Start of Block
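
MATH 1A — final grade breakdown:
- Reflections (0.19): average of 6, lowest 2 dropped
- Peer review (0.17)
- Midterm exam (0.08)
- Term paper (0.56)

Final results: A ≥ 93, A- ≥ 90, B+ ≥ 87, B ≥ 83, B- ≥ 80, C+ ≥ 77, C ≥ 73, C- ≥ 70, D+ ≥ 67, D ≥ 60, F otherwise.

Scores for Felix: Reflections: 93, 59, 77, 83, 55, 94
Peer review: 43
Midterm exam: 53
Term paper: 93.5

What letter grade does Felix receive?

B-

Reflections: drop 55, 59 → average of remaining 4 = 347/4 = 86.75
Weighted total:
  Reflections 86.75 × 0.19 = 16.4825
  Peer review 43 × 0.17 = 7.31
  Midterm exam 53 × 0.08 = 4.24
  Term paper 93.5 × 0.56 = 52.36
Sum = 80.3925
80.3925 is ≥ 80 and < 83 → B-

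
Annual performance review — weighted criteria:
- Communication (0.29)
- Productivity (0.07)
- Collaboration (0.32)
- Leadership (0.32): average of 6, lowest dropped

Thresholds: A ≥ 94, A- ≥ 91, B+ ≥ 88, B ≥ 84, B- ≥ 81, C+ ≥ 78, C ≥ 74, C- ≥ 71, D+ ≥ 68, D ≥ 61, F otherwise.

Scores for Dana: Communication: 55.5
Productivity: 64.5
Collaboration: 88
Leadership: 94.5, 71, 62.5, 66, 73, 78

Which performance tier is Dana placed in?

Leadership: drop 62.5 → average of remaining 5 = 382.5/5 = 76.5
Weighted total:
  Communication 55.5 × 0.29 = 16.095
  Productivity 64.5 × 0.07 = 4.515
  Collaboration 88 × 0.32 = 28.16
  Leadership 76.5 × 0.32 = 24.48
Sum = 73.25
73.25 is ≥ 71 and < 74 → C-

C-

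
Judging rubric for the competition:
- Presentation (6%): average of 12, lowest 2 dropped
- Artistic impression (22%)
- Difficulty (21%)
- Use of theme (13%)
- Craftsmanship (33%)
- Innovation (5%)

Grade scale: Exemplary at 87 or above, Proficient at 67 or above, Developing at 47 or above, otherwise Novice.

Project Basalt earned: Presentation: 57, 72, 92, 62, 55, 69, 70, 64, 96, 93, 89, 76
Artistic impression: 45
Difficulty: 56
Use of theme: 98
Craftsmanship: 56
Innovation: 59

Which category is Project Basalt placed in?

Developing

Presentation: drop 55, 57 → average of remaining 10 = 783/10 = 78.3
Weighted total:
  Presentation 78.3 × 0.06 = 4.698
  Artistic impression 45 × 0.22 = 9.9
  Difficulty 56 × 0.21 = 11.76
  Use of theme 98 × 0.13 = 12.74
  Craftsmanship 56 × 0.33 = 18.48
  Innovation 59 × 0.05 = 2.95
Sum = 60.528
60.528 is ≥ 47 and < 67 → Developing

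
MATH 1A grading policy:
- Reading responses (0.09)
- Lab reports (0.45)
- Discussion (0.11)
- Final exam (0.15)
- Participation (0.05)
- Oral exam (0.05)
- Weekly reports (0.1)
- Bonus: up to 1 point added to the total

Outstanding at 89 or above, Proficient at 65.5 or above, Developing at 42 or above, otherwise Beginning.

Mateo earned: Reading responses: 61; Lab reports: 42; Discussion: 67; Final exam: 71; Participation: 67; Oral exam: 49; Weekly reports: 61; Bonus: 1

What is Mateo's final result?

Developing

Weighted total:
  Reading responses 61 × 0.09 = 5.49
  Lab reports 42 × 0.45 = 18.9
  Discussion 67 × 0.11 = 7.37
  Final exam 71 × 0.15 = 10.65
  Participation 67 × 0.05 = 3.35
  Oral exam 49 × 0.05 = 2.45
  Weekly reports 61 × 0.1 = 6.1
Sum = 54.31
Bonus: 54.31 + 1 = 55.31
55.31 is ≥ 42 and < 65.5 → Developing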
End of Block
* [TRY IT]: In full and verbatim, transcribe the data.

* [RESPONSE BOX]:
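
MATH 1A — final grade breakdown:
- Reflections (0.19): average of 6, lowest 2 dropped
- Peer review (0.17)
- Midterm exam (0.08)
- Term paper (0.56)

Final results: A ≥ 93, A- ≥ 90, B+ ≥ 87, B ≥ 83, B- ≥ 80, C+ ≥ 77, C ≥ 73, C- ≥ 70, D+ ≥ 67, D ≥ 60, F otherwise.

Scores for Felix: Reflections: 93, 59, 77, 83, 55, 94
Peer review: 43
Midterm exam: 53
Term paper: 93.5

What letter grade does Felix receive?

B-

Reflections: drop 55, 59 → average of remaining 4 = 347/4 = 86.75
Weighted total:
  Reflections 86.75 × 0.19 = 16.4825
  Peer review 43 × 0.17 = 7.31
  Midterm exam 53 × 0.08 = 4.24
  Term paper 93.5 × 0.56 = 52.36
Sum = 80.3925
80.3925 is ≥ 80 and < 83 → B-

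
Annual performance review — weighted criteria:
- Communication (0.29)
- Productivity (0.07)
- Collaboration (0.32)
- Leadership (0.32): average of 6, lowest dropped

Thresholds: A ≥ 94, A- ≥ 91, B+ ≥ 88, B ≥ 84, B- ≥ 81, C+ ≥ 78, C ≥ 74, C- ≥ 71, D+ ≥ 68, D ≥ 61, F otherwise.

Scores for Dana: Communication: 55.5
Productivity: 64.5
Collaboration: 88
Leadership: 94.5, 71, 62.5, 66, 73, 78

Which performance tier is Dana placed in?

Leadership: drop 62.5 → average of remaining 5 = 382.5/5 = 76.5
Weighted total:
  Communication 55.5 × 0.29 = 16.095
  Productivity 64.5 × 0.07 = 4.515
  Collaboration 88 × 0.32 = 28.16
  Leadership 76.5 × 0.32 = 24.48
Sum = 73.25
73.25 is ≥ 71 and < 74 → C-

C-

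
Judging rubric for the competition:
- Presentation (6%): average of 12, lowest 2 dropped
- Artistic impression (22%)
- Difficulty (21%)
- Use of theme (13%)
- Craftsmanship (33%)
- Innovation (5%)

Grade scale: Exemplary at 87 or above, Proficient at 67 or above, Developing at 47 or above, otherwise Novice.

Project Basalt earned: Presentation: 57, 72, 92, 62, 55, 69, 70, 64, 96, 93, 89, 76
Artistic impression: 45
Difficulty: 56
Use of theme: 98
Craftsmanship: 56
Innovation: 59

Which category is Project Basalt placed in?

Developing

Presentation: drop 55, 57 → average of remaining 10 = 783/10 = 78.3
Weighted total:
  Presentation 78.3 × 0.06 = 4.698
  Artistic impression 45 × 0.22 = 9.9
  Difficulty 56 × 0.21 = 11.76
  Use of theme 98 × 0.13 = 12.74
  Craftsmanship 56 × 0.33 = 18.48
  Innovation 59 × 0.05 = 2.95
Sum = 60.528
60.528 is ≥ 47 and < 67 → Developing

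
MATH 1A grading policy:
- Reading responses (0.09)
- Lab reports (0.45)
- Discussion (0.11)
- Final exam (0.15)
- Participation (0.05)
- Oral exam (0.05)
- Weekly reports (0.1)
- Bonus: up to 1 point added to the total

Outstanding at 89 or above, Proficient at 65.5 or above, Developing at 42 or above, otherwise Beginning.

Mateo earned: Reading responses: 61; Lab reports: 42; Discussion: 67; Final exam: 71; Participation: 67; Oral exam: 49; Weekly reports: 61; Bonus: 1

What is Mateo's final result?

Developing

Weighted total:
  Reading responses 61 × 0.09 = 5.49
  Lab reports 42 × 0.45 = 18.9
  Discussion 67 × 0.11 = 7.37
  Final exam 71 × 0.15 = 10.65
  Participation 67 × 0.05 = 3.35
  Oral exam 49 × 0.05 = 2.45
  Weekly reports 61 × 0.1 = 6.1
Sum = 54.31
Bonus: 54.31 + 1 = 55.31
55.31 is ≥ 42 and < 65.5 → Developing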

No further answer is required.